*Exercise*: Pick every line from the data below that contains the string "following" and copy it.

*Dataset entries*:

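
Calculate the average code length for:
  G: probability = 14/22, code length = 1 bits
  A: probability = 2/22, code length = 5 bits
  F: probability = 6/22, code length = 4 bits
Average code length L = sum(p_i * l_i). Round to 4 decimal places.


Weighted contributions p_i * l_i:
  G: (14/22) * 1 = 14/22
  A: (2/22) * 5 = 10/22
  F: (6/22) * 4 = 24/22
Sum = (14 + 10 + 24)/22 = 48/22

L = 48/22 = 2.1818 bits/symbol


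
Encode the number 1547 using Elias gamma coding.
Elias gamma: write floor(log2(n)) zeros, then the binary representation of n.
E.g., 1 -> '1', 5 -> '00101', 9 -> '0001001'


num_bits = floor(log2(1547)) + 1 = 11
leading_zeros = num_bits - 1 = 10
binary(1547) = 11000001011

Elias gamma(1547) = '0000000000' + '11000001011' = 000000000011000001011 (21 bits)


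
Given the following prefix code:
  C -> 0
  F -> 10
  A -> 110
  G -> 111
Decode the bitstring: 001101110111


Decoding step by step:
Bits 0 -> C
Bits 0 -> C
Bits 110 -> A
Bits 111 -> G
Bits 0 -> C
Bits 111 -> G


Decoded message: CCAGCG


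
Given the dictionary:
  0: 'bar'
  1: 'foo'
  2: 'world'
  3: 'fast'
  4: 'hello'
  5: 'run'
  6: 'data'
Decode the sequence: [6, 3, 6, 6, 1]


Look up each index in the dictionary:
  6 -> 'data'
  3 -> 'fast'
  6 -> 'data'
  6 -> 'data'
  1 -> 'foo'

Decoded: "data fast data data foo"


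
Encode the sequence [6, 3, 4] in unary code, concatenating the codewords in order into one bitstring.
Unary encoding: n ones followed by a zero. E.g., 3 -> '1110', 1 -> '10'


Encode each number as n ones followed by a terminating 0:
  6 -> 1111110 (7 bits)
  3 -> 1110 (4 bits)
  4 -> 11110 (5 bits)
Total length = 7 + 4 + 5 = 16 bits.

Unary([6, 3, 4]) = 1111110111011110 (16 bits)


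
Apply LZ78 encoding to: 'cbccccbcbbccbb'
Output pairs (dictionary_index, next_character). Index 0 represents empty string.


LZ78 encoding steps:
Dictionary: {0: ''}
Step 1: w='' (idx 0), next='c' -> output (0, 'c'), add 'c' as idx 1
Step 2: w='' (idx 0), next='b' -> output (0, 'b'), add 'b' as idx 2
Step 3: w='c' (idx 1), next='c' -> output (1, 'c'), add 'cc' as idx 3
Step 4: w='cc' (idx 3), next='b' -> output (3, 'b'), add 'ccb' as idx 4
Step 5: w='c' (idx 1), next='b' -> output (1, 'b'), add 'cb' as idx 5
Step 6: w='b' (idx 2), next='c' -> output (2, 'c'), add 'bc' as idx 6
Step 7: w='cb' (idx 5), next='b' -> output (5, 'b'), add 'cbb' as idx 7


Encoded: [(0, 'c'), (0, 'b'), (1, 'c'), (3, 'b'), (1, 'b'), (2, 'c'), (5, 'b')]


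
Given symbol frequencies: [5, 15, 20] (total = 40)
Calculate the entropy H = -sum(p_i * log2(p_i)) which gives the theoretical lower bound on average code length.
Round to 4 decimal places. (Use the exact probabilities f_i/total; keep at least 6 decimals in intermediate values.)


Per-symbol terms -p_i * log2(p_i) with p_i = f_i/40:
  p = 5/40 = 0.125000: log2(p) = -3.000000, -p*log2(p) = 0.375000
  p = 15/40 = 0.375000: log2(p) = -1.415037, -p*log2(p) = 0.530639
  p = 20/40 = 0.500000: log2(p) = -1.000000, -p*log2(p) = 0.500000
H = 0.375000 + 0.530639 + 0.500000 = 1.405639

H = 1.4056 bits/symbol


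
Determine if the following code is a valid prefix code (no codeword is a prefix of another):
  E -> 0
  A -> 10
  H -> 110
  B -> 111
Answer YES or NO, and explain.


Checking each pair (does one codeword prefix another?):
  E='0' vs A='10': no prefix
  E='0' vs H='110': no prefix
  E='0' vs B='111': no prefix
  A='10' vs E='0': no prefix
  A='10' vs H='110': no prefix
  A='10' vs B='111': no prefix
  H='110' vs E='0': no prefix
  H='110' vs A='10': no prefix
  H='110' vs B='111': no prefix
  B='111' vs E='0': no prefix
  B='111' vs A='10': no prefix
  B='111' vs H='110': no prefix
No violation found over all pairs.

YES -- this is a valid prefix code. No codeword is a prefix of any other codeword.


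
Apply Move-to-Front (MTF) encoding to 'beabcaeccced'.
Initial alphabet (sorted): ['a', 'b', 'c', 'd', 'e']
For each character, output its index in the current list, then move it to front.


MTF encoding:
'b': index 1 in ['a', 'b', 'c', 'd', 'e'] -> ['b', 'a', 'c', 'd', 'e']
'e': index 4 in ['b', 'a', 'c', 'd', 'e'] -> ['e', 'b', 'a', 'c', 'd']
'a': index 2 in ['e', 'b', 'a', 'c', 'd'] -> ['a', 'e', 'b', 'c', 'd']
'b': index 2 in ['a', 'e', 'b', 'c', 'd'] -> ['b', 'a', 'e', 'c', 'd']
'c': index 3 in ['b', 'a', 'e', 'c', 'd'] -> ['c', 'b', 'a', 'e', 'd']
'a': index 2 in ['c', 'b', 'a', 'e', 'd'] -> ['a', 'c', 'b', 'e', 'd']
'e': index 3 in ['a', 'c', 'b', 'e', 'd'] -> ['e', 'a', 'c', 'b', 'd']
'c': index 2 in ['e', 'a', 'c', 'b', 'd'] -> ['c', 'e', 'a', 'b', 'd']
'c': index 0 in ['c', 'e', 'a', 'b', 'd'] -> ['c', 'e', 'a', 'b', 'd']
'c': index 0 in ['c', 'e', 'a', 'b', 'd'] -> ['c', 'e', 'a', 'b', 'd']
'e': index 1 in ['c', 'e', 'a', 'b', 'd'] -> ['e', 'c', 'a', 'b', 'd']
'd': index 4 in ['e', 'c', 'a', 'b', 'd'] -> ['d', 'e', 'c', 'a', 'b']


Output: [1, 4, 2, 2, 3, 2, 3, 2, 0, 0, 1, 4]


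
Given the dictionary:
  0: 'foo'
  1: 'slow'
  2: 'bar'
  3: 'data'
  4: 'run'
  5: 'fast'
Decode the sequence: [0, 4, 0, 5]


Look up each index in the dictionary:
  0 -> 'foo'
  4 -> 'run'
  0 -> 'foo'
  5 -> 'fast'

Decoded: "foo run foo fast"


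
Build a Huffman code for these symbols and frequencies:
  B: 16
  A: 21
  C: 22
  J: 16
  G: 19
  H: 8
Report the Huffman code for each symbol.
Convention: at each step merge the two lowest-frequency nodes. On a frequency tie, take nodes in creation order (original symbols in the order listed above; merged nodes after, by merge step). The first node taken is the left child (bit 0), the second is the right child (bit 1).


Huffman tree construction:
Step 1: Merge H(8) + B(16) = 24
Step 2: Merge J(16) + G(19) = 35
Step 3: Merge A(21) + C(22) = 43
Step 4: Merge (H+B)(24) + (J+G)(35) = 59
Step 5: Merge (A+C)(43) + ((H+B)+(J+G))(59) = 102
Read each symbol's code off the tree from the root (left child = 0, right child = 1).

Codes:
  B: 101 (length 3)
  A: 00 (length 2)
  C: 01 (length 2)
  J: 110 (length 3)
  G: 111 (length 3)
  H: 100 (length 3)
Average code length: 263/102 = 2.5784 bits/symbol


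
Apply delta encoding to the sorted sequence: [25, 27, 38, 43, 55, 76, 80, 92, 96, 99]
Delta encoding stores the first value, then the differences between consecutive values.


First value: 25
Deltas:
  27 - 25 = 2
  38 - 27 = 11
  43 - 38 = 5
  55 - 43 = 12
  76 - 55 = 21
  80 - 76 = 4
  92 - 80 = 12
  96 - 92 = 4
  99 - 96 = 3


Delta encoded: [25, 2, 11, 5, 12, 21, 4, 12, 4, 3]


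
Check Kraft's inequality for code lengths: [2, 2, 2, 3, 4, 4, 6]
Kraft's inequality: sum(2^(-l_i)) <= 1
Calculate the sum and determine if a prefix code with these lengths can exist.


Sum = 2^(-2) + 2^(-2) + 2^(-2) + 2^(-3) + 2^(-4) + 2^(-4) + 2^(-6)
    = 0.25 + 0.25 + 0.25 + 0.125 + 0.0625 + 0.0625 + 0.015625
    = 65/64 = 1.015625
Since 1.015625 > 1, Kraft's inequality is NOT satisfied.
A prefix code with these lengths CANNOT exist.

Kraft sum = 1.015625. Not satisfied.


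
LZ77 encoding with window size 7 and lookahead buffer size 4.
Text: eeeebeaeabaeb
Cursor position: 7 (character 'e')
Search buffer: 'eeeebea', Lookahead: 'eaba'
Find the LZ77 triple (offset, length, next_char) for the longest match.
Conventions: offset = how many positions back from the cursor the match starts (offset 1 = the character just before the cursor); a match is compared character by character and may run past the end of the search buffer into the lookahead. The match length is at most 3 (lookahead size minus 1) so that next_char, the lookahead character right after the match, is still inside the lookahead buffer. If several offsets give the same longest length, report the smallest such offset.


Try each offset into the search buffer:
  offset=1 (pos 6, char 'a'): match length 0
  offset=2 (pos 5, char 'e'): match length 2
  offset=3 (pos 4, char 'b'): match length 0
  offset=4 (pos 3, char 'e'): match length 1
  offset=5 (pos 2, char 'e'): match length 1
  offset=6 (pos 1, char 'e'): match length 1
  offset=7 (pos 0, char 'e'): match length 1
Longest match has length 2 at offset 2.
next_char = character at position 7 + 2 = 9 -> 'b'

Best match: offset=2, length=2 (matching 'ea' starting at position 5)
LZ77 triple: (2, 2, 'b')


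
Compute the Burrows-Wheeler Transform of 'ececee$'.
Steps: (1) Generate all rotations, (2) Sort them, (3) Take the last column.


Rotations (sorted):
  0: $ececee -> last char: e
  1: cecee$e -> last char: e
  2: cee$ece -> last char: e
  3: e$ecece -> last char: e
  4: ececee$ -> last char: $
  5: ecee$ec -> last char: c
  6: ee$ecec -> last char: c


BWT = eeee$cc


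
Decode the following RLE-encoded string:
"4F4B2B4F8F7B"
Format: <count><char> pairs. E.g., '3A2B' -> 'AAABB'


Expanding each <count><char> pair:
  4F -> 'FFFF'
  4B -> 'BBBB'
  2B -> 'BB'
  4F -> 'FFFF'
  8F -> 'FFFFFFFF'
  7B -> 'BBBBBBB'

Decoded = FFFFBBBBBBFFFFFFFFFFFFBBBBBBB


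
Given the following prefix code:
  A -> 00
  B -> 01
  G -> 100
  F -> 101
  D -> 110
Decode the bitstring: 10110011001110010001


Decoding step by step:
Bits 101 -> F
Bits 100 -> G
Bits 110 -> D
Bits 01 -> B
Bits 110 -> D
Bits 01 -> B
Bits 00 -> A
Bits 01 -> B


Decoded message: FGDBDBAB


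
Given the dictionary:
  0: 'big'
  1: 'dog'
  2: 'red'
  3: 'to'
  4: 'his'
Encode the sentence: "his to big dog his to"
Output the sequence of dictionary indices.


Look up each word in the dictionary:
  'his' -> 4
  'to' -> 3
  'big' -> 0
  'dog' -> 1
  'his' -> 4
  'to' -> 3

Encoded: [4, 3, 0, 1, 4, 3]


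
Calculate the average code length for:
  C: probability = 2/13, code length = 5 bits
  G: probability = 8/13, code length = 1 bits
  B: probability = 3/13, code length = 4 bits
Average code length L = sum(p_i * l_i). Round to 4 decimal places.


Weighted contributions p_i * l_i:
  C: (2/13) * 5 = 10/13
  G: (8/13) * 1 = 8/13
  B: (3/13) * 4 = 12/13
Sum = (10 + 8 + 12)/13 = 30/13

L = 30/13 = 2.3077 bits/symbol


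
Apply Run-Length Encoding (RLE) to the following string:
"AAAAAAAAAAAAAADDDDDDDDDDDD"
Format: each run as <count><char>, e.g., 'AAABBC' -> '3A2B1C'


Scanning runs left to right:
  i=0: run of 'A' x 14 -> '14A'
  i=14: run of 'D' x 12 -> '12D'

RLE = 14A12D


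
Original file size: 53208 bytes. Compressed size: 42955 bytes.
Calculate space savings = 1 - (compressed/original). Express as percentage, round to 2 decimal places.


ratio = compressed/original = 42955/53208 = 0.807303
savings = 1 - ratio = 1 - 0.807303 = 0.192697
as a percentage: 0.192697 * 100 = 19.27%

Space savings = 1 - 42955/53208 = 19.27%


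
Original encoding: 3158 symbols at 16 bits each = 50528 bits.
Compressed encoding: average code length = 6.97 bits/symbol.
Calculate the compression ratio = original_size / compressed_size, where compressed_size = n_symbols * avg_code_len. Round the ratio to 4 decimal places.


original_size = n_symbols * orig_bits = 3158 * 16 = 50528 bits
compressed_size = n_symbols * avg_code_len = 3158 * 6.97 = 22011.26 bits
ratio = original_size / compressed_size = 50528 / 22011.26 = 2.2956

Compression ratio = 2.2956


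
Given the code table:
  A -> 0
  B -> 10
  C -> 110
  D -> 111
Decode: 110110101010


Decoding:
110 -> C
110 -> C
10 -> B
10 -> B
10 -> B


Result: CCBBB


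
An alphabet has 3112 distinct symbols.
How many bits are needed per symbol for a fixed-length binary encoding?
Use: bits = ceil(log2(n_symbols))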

*Task response*:
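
Given the following prefix code:
Determine if the following code is a valid prefix code (no codeword is a prefix of another):
Decode the following RLE-encoded string:
Given the following prefix code:
Apply Run-Length Encoding (RLE) to the following string: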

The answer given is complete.